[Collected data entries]

↓↓↓

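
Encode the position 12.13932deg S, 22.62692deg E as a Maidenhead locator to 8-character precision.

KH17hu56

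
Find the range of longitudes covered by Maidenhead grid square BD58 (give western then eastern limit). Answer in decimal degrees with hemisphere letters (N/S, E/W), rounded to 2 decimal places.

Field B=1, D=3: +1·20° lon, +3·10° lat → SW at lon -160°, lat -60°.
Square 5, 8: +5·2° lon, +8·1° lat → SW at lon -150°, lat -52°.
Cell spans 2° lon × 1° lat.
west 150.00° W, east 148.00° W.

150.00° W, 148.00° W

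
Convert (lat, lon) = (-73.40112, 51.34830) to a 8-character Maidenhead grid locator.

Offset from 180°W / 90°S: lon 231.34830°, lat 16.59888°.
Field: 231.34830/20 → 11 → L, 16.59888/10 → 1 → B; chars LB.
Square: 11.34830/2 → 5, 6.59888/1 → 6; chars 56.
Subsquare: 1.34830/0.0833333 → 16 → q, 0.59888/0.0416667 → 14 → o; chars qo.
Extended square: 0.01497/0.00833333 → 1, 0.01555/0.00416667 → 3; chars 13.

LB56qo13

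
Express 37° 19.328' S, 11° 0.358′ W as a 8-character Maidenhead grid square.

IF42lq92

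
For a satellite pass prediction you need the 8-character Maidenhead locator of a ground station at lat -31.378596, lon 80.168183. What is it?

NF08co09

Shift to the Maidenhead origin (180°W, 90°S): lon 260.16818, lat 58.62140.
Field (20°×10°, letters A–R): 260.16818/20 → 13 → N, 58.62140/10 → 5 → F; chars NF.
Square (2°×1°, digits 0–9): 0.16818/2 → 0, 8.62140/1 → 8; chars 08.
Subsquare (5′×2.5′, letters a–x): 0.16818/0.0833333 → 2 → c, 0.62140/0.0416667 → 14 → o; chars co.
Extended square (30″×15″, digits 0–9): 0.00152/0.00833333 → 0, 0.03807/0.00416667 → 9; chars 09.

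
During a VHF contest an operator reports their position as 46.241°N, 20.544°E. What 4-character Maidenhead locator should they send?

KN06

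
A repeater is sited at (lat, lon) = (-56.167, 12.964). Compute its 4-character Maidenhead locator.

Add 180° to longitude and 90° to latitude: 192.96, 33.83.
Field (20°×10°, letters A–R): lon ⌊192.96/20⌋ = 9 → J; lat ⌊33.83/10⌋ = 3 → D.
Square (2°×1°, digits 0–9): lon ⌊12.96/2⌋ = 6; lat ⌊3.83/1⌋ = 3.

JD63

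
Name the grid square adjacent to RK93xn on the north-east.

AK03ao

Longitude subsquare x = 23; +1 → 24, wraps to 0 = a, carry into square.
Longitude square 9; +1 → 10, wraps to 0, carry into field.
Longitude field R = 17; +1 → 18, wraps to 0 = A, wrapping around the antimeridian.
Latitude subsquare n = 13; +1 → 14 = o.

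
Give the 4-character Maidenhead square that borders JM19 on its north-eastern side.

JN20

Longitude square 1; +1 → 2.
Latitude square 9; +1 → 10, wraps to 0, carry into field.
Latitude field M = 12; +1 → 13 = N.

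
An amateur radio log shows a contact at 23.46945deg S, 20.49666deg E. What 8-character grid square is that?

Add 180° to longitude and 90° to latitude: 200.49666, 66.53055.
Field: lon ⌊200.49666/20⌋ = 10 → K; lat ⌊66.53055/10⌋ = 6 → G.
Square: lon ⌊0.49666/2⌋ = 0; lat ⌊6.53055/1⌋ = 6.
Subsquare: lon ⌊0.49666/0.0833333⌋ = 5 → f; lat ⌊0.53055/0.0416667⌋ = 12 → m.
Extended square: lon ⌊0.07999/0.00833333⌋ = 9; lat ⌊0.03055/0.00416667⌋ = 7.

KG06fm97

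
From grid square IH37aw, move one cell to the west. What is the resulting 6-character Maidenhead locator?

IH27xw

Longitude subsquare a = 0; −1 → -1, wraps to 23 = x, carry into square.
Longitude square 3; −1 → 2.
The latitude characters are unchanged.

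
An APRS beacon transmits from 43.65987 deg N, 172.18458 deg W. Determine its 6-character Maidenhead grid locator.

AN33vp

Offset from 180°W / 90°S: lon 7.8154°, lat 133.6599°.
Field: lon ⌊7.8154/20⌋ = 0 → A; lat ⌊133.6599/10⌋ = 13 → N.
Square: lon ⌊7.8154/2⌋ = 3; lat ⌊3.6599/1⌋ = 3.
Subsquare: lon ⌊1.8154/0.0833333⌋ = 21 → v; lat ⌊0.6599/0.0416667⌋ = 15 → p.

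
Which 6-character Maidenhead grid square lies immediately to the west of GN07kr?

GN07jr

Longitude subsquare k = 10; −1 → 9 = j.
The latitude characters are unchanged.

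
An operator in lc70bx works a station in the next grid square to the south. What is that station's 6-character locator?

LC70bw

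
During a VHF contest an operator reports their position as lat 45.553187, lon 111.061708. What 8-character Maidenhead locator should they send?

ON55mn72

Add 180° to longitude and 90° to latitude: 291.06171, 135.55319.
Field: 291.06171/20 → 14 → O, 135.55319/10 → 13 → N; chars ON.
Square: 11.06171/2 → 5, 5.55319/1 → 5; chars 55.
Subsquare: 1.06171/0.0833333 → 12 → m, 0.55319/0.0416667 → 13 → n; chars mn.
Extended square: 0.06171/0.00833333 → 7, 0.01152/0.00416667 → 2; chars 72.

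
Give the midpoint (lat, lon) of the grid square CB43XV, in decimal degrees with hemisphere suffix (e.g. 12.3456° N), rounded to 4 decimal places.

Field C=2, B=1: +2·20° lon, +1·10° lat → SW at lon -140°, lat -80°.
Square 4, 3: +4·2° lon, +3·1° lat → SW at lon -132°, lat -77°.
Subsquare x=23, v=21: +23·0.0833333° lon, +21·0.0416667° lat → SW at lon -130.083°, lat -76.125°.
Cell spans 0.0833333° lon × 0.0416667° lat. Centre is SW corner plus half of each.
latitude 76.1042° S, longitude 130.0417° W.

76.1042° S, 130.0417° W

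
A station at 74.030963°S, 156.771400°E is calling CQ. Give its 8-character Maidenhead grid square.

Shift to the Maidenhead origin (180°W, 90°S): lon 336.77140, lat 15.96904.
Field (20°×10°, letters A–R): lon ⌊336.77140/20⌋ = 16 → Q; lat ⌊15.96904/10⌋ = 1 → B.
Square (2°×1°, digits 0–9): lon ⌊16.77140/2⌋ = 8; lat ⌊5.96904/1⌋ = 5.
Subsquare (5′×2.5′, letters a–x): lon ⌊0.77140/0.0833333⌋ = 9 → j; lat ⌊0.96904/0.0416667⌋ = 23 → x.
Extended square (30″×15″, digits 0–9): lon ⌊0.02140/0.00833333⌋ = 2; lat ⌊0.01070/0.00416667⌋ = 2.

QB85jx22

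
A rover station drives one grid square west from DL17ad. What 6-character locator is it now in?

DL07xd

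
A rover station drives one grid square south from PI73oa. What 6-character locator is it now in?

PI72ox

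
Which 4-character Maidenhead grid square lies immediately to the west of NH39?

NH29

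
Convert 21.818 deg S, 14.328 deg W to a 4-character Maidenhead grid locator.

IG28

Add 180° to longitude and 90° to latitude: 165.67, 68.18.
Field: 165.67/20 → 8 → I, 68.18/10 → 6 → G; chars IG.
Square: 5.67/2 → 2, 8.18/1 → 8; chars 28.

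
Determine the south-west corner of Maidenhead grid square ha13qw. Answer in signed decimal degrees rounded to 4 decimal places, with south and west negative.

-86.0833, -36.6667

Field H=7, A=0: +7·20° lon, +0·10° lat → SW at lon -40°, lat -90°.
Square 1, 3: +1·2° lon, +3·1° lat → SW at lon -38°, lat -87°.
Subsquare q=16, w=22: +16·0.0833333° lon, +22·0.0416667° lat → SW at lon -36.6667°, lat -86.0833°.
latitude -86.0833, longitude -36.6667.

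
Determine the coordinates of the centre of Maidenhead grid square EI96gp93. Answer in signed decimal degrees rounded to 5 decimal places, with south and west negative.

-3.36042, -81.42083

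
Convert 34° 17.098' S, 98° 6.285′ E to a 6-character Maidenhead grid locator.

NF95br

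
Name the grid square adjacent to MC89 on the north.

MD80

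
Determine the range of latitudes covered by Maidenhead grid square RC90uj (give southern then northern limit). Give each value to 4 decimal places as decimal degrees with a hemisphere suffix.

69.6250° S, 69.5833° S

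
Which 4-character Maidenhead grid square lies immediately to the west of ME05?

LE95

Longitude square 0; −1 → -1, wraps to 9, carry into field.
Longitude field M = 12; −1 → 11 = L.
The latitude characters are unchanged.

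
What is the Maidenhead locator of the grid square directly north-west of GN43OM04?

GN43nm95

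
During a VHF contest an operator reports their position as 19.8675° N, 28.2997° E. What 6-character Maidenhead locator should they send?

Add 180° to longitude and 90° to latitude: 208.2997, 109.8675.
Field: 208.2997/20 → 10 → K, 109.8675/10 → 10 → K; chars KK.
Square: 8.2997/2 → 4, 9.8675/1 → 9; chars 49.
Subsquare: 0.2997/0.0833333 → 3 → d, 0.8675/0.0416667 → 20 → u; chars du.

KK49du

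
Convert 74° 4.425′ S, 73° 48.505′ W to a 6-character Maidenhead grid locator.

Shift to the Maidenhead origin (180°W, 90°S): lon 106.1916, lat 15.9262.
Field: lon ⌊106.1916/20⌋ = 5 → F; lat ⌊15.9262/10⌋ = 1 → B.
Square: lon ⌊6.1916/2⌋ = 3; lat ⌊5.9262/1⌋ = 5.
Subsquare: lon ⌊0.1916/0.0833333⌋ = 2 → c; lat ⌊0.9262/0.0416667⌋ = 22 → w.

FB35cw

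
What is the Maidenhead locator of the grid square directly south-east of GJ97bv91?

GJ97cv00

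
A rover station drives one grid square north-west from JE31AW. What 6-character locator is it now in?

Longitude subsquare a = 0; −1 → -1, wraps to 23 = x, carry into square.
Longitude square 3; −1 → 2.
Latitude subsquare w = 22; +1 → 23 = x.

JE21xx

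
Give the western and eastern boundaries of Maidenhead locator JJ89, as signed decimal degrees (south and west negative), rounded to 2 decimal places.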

↑↑↑

▸ Assignment
Produce an exact repeat of the lines from the one containing "south-east of GJ97bv91?" through the last line of the data, and nothing more.

▸ Problem solution
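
What is the Maidenhead locator of the grid square directly south-east of GJ97bv91?

GJ97cv00

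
A rover station drives one grid square north-west from JE31AW. What 6-character locator is it now in?

Longitude subsquare a = 0; −1 → -1, wraps to 23 = x, carry into square.
Longitude square 3; −1 → 2.
Latitude subsquare w = 22; +1 → 23 = x.

JE21xx

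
Give the western and eastern boundaries of Maidenhead locator JJ89, as signed decimal degrees (south and west negative), rounded to 2 decimal places.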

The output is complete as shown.